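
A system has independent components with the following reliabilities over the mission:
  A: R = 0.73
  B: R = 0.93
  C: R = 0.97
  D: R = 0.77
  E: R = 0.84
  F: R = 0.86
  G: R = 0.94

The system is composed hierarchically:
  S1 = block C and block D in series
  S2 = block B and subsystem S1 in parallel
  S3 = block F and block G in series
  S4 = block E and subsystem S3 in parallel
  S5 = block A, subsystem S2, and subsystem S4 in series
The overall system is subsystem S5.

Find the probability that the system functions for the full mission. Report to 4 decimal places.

0.6951

Series (C and D): 0.970000 × 0.770000 = 0.746900
Parallel (B and [0.746900]): 1 − (1 − 0.930000)(1 − 0.746900) = 0.982283
Series (F and G): 0.860000 × 0.940000 = 0.808400
Parallel (E and [0.808400]): 1 − (1 − 0.840000)(1 − 0.808400) = 0.969344
Series (A, [0.982283], and [0.969344]): 0.730000 × 0.982283 × 0.969344 = 0.6951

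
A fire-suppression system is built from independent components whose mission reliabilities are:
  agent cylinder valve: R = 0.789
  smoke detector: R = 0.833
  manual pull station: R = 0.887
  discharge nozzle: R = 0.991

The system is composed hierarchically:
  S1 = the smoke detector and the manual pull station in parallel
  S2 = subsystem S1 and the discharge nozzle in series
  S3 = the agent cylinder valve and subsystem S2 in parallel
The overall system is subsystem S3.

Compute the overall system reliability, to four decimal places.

0.9942

Parallel (smoke detector and manual pull station): 1 − (1 − 0.833000)(1 − 0.887000) = 0.981129
Series ([0.981129] and discharge nozzle): 0.981129 × 0.991000 = 0.972299
Parallel (agent cylinder valve and [0.972299]): 1 − (1 − 0.789000)(1 − 0.972299) = 0.9942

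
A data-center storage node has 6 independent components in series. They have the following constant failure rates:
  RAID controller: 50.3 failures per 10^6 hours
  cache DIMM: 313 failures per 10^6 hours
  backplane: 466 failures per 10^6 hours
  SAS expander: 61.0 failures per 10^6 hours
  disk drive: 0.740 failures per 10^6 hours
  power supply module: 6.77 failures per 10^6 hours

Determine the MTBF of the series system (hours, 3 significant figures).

Series of exponential components: λ_sys = Σ λ_i
λ_sys = 0.0000503 + 0.000313 + 0.000466 + 0.0000610 + 0.000000740 + 0.00000677 = 8.9781e-04 /h
MTBF = 1 / λ_sys = 1110 h

1110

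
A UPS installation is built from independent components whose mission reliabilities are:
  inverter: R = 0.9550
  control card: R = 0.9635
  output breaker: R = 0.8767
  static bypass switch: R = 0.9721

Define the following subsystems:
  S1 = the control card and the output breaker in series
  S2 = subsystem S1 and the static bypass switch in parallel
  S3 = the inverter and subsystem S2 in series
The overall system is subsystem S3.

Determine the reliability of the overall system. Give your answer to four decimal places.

0.9509

Series (control card and output breaker): 0.963500 × 0.876700 = 0.844700
Parallel ([0.844700] and static bypass switch): 1 − (1 − 0.844700)(1 − 0.972100) = 0.995667
Series (inverter and [0.995667]): 0.955000 × 0.995667 = 0.9509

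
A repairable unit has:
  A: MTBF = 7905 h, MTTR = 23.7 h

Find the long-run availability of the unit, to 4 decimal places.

0.9970

A(A) = MTBF/(MTBF+MTTR) = 7905/(7905+23.7) = 0.9970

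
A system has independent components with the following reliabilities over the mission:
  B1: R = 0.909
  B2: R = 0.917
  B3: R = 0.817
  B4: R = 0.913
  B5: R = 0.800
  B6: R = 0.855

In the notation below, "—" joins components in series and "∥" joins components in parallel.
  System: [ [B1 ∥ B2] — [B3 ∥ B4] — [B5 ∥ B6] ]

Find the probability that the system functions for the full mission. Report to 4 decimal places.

Parallel (B1 and B2): 1 − (1 − 0.909000)(1 − 0.917000) = 0.992447
Parallel (B3 and B4): 1 − (1 − 0.817000)(1 − 0.913000) = 0.984079
Parallel (B5 and B6): 1 − (1 − 0.800000)(1 − 0.855000) = 0.971000
Series ([0.992447], [0.984079], and [0.971000]): 0.992447 × 0.984079 × 0.971000 = 0.9483

0.9483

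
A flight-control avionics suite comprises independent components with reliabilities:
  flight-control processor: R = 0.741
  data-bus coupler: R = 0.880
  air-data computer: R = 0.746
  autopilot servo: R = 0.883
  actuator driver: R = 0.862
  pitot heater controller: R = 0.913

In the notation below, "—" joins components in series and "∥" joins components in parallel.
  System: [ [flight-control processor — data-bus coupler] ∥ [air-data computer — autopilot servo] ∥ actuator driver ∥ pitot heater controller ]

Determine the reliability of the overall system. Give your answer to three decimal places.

Series (flight-control processor and data-bus coupler): 0.74100 × 0.88000 = 0.65208
Series (air-data computer and autopilot servo): 0.74600 × 0.88300 = 0.65872
Parallel ([0.65208], [0.65872], actuator driver, and pitot heater controller): 1 − (1 − 0.65208)(1 − 0.65872)(1 − 0.86200)(1 − 0.91300) = 0.999

0.999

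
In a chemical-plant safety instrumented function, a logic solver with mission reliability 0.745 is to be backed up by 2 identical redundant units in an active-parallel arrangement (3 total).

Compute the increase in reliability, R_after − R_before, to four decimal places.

0.2384

R_before = 0.745
R_after = 1 − (1 − 0.745)^3 = 0.9834
ΔR = 0.9834 − 0.745 = 0.2384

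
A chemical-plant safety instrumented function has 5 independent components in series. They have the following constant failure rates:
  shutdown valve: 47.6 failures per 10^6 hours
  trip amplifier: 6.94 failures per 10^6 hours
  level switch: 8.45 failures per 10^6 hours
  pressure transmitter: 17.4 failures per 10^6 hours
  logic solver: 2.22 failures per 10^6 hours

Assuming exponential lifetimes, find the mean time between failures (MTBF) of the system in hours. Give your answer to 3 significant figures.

12100

Series of exponential components: λ_sys = Σ λ_i
λ_sys = 0.0000476 + 0.00000694 + 0.00000845 + 0.0000174 + 0.00000222 = 8.2610e-05 /h
MTBF = 1 / λ_sys = 12100 h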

#### [Your task]
From the entries above, write out only the lines starting at the line that holds "S2 = block B and subsystem S1 in parallel" and ending at the line that holds "The overall system is subsystem S5.", keeping both and matching them exactly.

#### [Exercise solution]
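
  S2 = block B and subsystem S1 in parallel
  S3 = block F and block G in series
  S4 = block E and subsystem S3 in parallel
  S5 = block A, subsystem S2, and subsystem S4 in series
The overall system is subsystem S5.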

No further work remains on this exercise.